━━━━━ Entries provided

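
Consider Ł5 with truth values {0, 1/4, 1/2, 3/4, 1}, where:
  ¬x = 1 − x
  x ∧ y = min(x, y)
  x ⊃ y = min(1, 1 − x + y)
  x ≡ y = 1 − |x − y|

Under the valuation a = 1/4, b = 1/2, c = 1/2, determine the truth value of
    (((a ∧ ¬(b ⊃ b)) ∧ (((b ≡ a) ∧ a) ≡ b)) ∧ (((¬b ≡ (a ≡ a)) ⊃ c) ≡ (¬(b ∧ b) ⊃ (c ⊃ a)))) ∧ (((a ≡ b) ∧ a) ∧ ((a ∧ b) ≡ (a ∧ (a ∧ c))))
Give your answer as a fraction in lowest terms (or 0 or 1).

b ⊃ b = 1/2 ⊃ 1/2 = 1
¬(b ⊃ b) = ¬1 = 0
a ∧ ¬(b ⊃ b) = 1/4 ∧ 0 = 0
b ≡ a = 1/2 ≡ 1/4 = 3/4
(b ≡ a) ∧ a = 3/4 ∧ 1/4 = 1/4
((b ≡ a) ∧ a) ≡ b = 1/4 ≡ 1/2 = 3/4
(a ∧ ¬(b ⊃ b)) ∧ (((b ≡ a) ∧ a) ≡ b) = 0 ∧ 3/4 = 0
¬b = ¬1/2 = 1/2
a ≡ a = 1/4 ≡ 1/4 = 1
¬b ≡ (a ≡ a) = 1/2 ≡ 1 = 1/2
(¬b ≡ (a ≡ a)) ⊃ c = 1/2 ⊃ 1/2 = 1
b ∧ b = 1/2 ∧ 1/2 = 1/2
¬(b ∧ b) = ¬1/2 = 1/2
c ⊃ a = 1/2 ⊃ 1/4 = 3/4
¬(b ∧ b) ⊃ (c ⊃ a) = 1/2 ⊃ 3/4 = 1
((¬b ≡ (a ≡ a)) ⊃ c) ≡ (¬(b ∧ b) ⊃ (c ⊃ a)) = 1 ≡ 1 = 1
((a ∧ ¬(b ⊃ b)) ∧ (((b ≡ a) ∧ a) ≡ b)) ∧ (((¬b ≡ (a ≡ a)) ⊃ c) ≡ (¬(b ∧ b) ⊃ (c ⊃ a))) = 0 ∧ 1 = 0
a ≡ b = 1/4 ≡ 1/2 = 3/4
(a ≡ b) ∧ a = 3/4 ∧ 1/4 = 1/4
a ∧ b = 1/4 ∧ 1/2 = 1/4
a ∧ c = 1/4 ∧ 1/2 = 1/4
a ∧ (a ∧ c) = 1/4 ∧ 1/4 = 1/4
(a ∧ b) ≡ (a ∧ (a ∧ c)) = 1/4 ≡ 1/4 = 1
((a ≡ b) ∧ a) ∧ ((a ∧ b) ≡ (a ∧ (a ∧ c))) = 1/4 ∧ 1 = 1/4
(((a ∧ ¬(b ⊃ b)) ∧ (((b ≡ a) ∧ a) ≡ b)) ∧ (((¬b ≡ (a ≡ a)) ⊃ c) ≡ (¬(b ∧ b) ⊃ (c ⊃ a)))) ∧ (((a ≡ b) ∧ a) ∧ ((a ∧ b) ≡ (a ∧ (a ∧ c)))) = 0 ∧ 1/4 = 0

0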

━━━━━━━━━━
━━━━━ Entries provided

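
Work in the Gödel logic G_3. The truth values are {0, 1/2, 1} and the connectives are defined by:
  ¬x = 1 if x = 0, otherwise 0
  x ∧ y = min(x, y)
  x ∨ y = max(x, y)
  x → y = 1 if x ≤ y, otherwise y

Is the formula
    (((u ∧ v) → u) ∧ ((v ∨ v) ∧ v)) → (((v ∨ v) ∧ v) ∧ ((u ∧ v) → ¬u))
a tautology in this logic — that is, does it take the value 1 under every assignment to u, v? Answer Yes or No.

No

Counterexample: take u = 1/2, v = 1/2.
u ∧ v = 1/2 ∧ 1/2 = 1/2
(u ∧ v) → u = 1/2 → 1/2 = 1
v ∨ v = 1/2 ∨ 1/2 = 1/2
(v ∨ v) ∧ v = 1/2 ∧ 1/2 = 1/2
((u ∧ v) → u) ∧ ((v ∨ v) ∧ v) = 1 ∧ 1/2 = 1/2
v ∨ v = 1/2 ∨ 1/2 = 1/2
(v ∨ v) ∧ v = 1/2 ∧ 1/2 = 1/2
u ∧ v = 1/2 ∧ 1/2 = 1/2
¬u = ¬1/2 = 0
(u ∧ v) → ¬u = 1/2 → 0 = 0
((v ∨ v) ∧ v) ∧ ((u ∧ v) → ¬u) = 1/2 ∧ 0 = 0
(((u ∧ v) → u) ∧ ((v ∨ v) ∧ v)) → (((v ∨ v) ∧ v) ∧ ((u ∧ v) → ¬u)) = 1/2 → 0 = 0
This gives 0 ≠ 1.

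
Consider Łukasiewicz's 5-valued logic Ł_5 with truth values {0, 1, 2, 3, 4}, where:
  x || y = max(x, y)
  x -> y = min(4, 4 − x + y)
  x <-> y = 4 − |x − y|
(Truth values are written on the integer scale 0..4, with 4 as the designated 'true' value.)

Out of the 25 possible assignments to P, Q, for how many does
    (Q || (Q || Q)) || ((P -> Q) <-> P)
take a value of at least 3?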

━━━━━━━━━━

**Work task:** Look above for the line that contains "x -> y = min(4, 4 − x + y)". Starting there, transcribe every line exactly until you have copied the line that contains "take a value of at least 3?".

**The answer:**
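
  x -> y = min(4, 4 − x + y)
  x <-> y = 4 − |x − y|
(Truth values are written on the integer scale 0..4, with 4 as the designated 'true' value.)

Out of the 25 possible assignments to P, Q, for how many does
    (Q || (Q || Q)) || ((P -> Q) <-> P)
take a value of at least 3?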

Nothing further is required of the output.